Task instructions —
Reproduce only the stretch of entries below that begins at the first line and ends at the line holding "5. 5y coupon".

-*-

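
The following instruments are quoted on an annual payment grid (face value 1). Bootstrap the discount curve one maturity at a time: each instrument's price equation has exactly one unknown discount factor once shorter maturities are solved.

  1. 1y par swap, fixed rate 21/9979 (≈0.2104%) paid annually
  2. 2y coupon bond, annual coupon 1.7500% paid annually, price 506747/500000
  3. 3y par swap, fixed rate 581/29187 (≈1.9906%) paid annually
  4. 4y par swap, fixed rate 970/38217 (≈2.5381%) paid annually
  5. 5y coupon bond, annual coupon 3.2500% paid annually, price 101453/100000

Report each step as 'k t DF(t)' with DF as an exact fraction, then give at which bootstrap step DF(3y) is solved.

1 1 9979/10000
2 2 9789/10000
3 3 9419/10000
4 4 903/1000
5 5 8623/10000
DF(3y) is solved at step 3

step 1 [1y] swap r/1=21/9979: DF=(1 − 21/9979·(0))/(1+21/9979) = 9979/10000 ≈ 0.997900
step 2 [2y] bond c/1=7/400: DF=(506747/500000 − 7/400·(0.997900))/(1+7/400) = 9789/10000 ≈ 0.978900
step 3 [3y] swap r/1=581/29187: DF=(1 − 581/29187·(0.997900+0.978900))/(1+581/29187) = 9419/10000 ≈ 0.941900
step 4 [4y] swap r/1=970/38217: DF=(1 − 970/38217·(0.997900+0.978900+0.941900))/(1+970/38217) = 903/1000 ≈ 0.903000
step 5 [5y] bond c/1=13/400: DF=(101453/100000 − 13/400·(0.997900+0.978900+0.941900+0.903000))/(1+13/400) = 8623/10000 ≈ 0.862300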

-*-

Output of the exercise —
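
The following instruments are quoted on an annual payment grid (face value 1). Bootstrap the discount curve one maturity at a time: each instrument's price equation has exactly one unknown discount factor once shorter maturities are solved.

  1. 1y par swap, fixed rate 21/9979 (≈0.2104%) paid annually
  2. 2y coupon bond, annual coupon 1.7500% paid annually, price 506747/500000
  3. 3y par swap, fixed rate 581/29187 (≈1.9906%) paid annually
  4. 4y par swap, fixed rate 970/38217 (≈2.5381%) paid annually
  5. 5y coupon bond, annual coupon 3.2500% paid annually, price 101453/100000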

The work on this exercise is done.